**Problem requirements**
Every line of the data below should be printed exactly.

**Saved entries**
********************
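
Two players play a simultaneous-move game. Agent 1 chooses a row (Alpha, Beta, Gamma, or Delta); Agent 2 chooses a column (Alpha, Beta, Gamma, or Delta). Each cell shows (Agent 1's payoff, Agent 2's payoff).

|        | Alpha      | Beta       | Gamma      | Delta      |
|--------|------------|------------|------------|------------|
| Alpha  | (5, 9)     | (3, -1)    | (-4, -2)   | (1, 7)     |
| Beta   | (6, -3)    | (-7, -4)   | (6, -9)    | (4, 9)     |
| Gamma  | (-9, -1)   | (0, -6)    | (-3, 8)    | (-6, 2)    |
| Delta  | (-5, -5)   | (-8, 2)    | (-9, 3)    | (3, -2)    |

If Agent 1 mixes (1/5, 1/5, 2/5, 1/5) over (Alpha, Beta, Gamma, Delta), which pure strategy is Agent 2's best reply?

Compute Agent 2's expected payoff from each pure strategy against the given mix.
Alpha: (1/5)·9 + (1/5)·(-3) + (2/5)·(-1) + (1/5)·(-5) = -1/5
Beta: (1/5)·(-1) + (1/5)·(-4) + (2/5)·(-6) + (1/5)·2 = -3
Gamma: (1/5)·(-2) + (1/5)·(-9) + (2/5)·8 + (1/5)·3 = 8/5
Delta: (1/5)·7 + (1/5)·9 + (2/5)·2 + (1/5)·(-2) = 18/5
Highest expected payoff is 18/5, from Delta.

Delta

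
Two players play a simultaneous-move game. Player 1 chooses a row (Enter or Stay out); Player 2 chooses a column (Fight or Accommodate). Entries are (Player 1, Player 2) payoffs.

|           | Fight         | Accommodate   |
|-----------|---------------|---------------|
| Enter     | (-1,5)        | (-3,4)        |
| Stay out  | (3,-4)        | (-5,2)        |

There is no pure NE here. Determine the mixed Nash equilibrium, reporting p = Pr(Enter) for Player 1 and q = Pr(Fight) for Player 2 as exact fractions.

Each player's mixing probability is pinned down by making the *other* player indifferent.
Player 2 indifferent between Fight and Accommodate: p·5 + (1−p)·(-4) = p·4 + (1−p)·2 ⟹ (-4) + 9p = 2 + 2p ⟹ p = 6/7.
Player 1 indifferent between Enter and Stay out: q·(-1) + (1−q)·(-3) = q·3 + (1−q)·(-5) ⟹ (-3) + 2q = (-5) + 8q ⟹ q = 1/3.

p = 6/7, q = 1/3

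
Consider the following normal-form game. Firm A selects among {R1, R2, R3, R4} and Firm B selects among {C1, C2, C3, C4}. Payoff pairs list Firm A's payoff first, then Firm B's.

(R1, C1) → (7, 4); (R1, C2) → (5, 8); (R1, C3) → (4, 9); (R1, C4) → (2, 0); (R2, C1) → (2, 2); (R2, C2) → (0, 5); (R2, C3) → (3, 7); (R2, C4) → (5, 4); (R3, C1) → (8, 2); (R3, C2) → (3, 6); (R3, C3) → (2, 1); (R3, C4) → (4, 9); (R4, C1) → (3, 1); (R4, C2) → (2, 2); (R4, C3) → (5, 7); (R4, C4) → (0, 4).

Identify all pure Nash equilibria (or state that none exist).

Check mutual best responses: a cell is a NE iff neither player can gain by unilaterally deviating.
Firm A's best responses — vs C1: R3 (payoff 8); vs C2: R1 (payoff 5); vs C3: R4 (payoff 5); vs C4: R2 (payoff 5).
Firm B's best responses — vs R1: C3 (payoff 9); vs R2: C3 (payoff 7); vs R3: C4 (payoff 9); vs R4: C3 (payoff 7).
The only mutual best response is (R4, C3); neither player gains by switching there.

(R4, C3)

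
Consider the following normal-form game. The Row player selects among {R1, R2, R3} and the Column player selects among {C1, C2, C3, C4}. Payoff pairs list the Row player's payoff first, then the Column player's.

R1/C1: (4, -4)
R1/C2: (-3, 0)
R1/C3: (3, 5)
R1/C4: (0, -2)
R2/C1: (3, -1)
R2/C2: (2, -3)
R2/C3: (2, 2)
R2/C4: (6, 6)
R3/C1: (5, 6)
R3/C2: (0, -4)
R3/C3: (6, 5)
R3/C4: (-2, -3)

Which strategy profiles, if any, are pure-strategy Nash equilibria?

(R2, C4) and (R3, C1)

A profile is a Nash equilibrium when each player is best-responding to the other.
The Row player's best responses — vs C1: R3 (payoff 5); vs C2: R2 (payoff 2); vs C3: R3 (payoff 6); vs C4: R2 (payoff 6).
The Column player's best responses — vs R1: C3 (payoff 5); vs R2: C4 (payoff 6); vs R3: C1 (payoff 6).
Mutual best responses occur at (R2, C4) and (R3, C1); at each, neither player gains by switching.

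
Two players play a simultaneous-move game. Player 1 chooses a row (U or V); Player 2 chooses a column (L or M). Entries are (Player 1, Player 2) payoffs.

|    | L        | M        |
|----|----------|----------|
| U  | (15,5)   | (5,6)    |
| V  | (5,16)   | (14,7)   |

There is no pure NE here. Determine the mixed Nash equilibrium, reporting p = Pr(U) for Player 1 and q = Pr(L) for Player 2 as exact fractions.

Each player's mixing probability is pinned down by making the *other* player indifferent.
Player 2 indifferent between L and M: p·5 + (1−p)·16 = p·6 + (1−p)·7 ⟹ 16 + (-11)p = 7 + (-1)p ⟹ p = 9/10.
Player 1 indifferent between U and V: q·15 + (1−q)·5 = q·5 + (1−q)·14 ⟹ 5 + 10q = 14 + (-9)q ⟹ q = 9/19.

p = 9/10, q = 9/19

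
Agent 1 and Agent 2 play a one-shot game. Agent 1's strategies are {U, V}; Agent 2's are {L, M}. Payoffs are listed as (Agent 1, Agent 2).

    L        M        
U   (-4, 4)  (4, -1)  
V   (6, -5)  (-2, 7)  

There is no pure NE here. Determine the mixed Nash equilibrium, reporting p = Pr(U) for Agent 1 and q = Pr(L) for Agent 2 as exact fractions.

p = 12/17, q = 3/8

In a mixed NE each player is indifferent between their pure strategies, so the opponent's mix sets the indifference.
Agent 2 indifferent between L and M: p·4 + (1−p)·(-5) = p·(-1) + (1−p)·7 ⟹ (-5) + 9p = 7 + (-8)p ⟹ p = 12/17.
Agent 1 indifferent between U and V: q·(-4) + (1−q)·4 = q·6 + (1−q)·(-2) ⟹ 4 + (-8)q = (-2) + 8q ⟹ q = 3/8.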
********************
**Result for this exercise**
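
Two players play a simultaneous-move game. Agent 1 chooses a row (Alpha, Beta, Gamma, or Delta); Agent 2 chooses a column (Alpha, Beta, Gamma, or Delta). Each cell shows (Agent 1's payoff, Agent 2's payoff).

|        | Alpha      | Beta       | Gamma      | Delta      |
|--------|------------|------------|------------|------------|
| Alpha  | (5, 9)     | (3, -1)    | (-4, -2)   | (1, 7)     |
| Beta   | (6, -3)    | (-7, -4)   | (6, -9)    | (4, 9)     |
| Gamma  | (-9, -1)   | (0, -6)    | (-3, 8)    | (-6, 2)    |
| Delta  | (-5, -5)   | (-8, 2)    | (-9, 3)    | (3, -2)    |

If Agent 1 mixes (1/5, 1/5, 2/5, 1/5) over (Alpha, Beta, Gamma, Delta), which pure strategy is Agent 2's best reply?

Compute Agent 2's expected payoff from each pure strategy against the given mix.
Alpha: (1/5)·9 + (1/5)·(-3) + (2/5)·(-1) + (1/5)·(-5) = -1/5
Beta: (1/5)·(-1) + (1/5)·(-4) + (2/5)·(-6) + (1/5)·2 = -3
Gamma: (1/5)·(-2) + (1/5)·(-9) + (2/5)·8 + (1/5)·3 = 8/5
Delta: (1/5)·7 + (1/5)·9 + (2/5)·2 + (1/5)·(-2) = 18/5
Highest expected payoff is 18/5, from Delta.

Delta

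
Two players play a simultaneous-move game. Player 1 chooses a row (Enter or Stay out); Player 2 chooses a column (Fight or Accommodate). Entries are (Player 1, Player 2) payoffs.

|           | Fight         | Accommodate   |
|-----------|---------------|---------------|
| Enter     | (-1,5)        | (-3,4)        |
| Stay out  | (3,-4)        | (-5,2)        |

There is no pure NE here. Determine the mixed Nash equilibrium, reporting p = Pr(Enter) for Player 1 and q = Pr(Fight) for Player 2 as exact fractions.

Each player's mixing probability is pinned down by making the *other* player indifferent.
Player 2 indifferent between Fight and Accommodate: p·5 + (1−p)·(-4) = p·4 + (1−p)·2 ⟹ (-4) + 9p = 2 + 2p ⟹ p = 6/7.
Player 1 indifferent between Enter and Stay out: q·(-1) + (1−q)·(-3) = q·3 + (1−q)·(-5) ⟹ (-3) + 2q = (-5) + 8q ⟹ q = 1/3.

p = 6/7, q = 1/3

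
Consider the following normal-form game. Firm A selects among {R1, R2, R3, R4} and Firm B selects among {C1, C2, C3, C4}. Payoff pairs list Firm A's payoff first, then Firm B's.

(R1, C1) → (7, 4); (R1, C2) → (5, 8); (R1, C3) → (4, 9); (R1, C4) → (2, 0); (R2, C1) → (2, 2); (R2, C2) → (0, 5); (R2, C3) → (3, 7); (R2, C4) → (5, 4); (R3, C1) → (8, 2); (R3, C2) → (3, 6); (R3, C3) → (2, 1); (R3, C4) → (4, 9); (R4, C1) → (3, 1); (R4, C2) → (2, 2); (R4, C3) → (5, 7); (R4, C4) → (0, 4).

Identify all pure Nash equilibria (or state that none exist).

Check mutual best responses: a cell is a NE iff neither player can gain by unilaterally deviating.
Firm A's best responses — vs C1: R3 (payoff 8); vs C2: R1 (payoff 5); vs C3: R4 (payoff 5); vs C4: R2 (payoff 5).
Firm B's best responses — vs R1: C3 (payoff 9); vs R2: C3 (payoff 7); vs R3: C4 (payoff 9); vs R4: C3 (payoff 7).
The only mutual best response is (R4, C3); neither player gains by switching there.

(R4, C3)

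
Consider the following normal-form game. The Row player selects among {R1, R2, R3} and the Column player selects among {C1, C2, C3, C4}. Payoff pairs list the Row player's payoff first, then the Column player's.

R1/C1: (4, -4)
R1/C2: (-3, 0)
R1/C3: (3, 5)
R1/C4: (0, -2)
R2/C1: (3, -1)
R2/C2: (2, -3)
R2/C3: (2, 2)
R2/C4: (6, 6)
R3/C1: (5, 6)
R3/C2: (0, -4)
R3/C3: (6, 5)
R3/C4: (-2, -3)

Which strategy profiles, if any, are pure-strategy Nash equilibria?

(R2, C4) and (R3, C1)

A profile is a Nash equilibrium when each player is best-responding to the other.
The Row player's best responses — vs C1: R3 (payoff 5); vs C2: R2 (payoff 2); vs C3: R3 (payoff 6); vs C4: R2 (payoff 6).
The Column player's best responses — vs R1: C3 (payoff 5); vs R2: C4 (payoff 6); vs R3: C1 (payoff 6).
Mutual best responses occur at (R2, C4) and (R3, C1); at each, neither player gains by switching.

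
Two players play a simultaneous-move game. Player 1 chooses a row (U or V); Player 2 chooses a column (L or M). Entries are (Player 1, Player 2) payoffs.

|    | L        | M        |
|----|----------|----------|
| U  | (15,5)   | (5,6)    |
| V  | (5,16)   | (14,7)   |

There is no pure NE here. Determine the mixed Nash equilibrium, reporting p = Pr(U) for Player 1 and q = Pr(L) for Player 2 as exact fractions.

Each player's mixing probability is pinned down by making the *other* player indifferent.
Player 2 indifferent between L and M: p·5 + (1−p)·16 = p·6 + (1−p)·7 ⟹ 16 + (-11)p = 7 + (-1)p ⟹ p = 9/10.
Player 1 indifferent between U and V: q·15 + (1−q)·5 = q·5 + (1−q)·14 ⟹ 5 + 10q = 14 + (-9)q ⟹ q = 9/19.

p = 9/10, q = 9/19

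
Agent 1 and Agent 2 play a one-shot game. Agent 1's strategies are {U, V}; Agent 2's are {L, M}. Payoffs are listed as (Agent 1, Agent 2).

    L        M        
U   (-4, 4)  (4, -1)  
V   (6, -5)  (-2, 7)  

There is no pure NE here. Determine the mixed Nash equilibrium, reporting p = Pr(U) for Agent 1 and q = Pr(L) for Agent 2 as exact fractions.

p = 12/17, q = 3/8

In a mixed NE each player is indifferent between their pure strategies, so the opponent's mix sets the indifference.
Agent 2 indifferent between L and M: p·4 + (1−p)·(-5) = p·(-1) + (1−p)·7 ⟹ (-5) + 9p = 7 + (-8)p ⟹ p = 12/17.
Agent 1 indifferent between U and V: q·(-4) + (1−q)·4 = q·6 + (1−q)·(-2) ⟹ 4 + (-8)q = (-2) + 8q ⟹ q = 3/8.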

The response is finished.